* Data excerpts *
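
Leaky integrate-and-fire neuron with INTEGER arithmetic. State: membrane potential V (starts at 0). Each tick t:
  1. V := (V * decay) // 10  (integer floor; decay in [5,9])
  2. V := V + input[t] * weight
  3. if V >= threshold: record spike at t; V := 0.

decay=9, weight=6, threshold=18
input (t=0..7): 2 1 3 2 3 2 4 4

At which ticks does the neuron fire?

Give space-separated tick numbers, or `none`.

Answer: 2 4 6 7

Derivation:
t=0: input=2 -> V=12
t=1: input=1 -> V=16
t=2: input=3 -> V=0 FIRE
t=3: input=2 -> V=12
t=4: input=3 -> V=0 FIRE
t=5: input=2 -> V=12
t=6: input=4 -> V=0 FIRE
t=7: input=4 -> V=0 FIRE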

* Required action *
Start with the line that contains "At which ticks does the neuron fire?", end with the last line of the entries, and please retype every line in that span exactly, with no others.

* Response *
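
At which ticks does the neuron fire?

Give space-separated tick numbers, or `none`.

Answer: 2 4 6 7

Derivation:
t=0: input=2 -> V=12
t=1: input=1 -> V=16
t=2: input=3 -> V=0 FIRE
t=3: input=2 -> V=12
t=4: input=3 -> V=0 FIRE
t=5: input=2 -> V=12
t=6: input=4 -> V=0 FIRE
t=7: input=4 -> V=0 FIRE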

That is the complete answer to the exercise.